▶ **DIRECTIONS FOR THIS TASK**: Please copy out each entry, word for word.
<<<<
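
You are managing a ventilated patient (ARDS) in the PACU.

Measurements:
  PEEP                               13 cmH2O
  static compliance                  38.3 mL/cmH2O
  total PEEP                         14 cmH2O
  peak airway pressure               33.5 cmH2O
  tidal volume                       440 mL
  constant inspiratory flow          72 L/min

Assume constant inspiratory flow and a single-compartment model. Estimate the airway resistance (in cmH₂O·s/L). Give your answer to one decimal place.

6.7

Flow: 72 L/min ÷ 60 = 1.2 L/s.
Total PEEP = 14 cmH2O (set 13 + intrinsic 1); this is the baseline alveolar pressure.
Equation of motion (constant flow): PIP = Vt/C + R·V̇ + PEEP.
R·V̇ = PIP − Vt/C − PEEP = 33.5 − 440/38.3 − 14 = 33.5 − 11.488 − 14 = 8.012 cmH2O.
R = 8.012 / 1.2 = 6.677 cmH2O·s/L.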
>>>>
▶ **TASK RESPONSE**:
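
You are managing a ventilated patient (ARDS) in the PACU.

Measurements:
  PEEP                               13 cmH2O
  static compliance                  38.3 mL/cmH2O
  total PEEP                         14 cmH2O
  peak airway pressure               33.5 cmH2O
  tidal volume                       440 mL
  constant inspiratory flow          72 L/min

Assume constant inspiratory flow and a single-compartment model. Estimate the airway resistance (in cmH₂O·s/L). Give your answer to one decimal place.

6.7

Flow: 72 L/min ÷ 60 = 1.2 L/s.
Total PEEP = 14 cmH2O (set 13 + intrinsic 1); this is the baseline alveolar pressure.
Equation of motion (constant flow): PIP = Vt/C + R·V̇ + PEEP.
R·V̇ = PIP − Vt/C − PEEP = 33.5 − 440/38.3 − 14 = 33.5 − 11.488 − 14 = 8.012 cmH2O.
R = 8.012 / 1.2 = 6.677 cmH2O·s/L.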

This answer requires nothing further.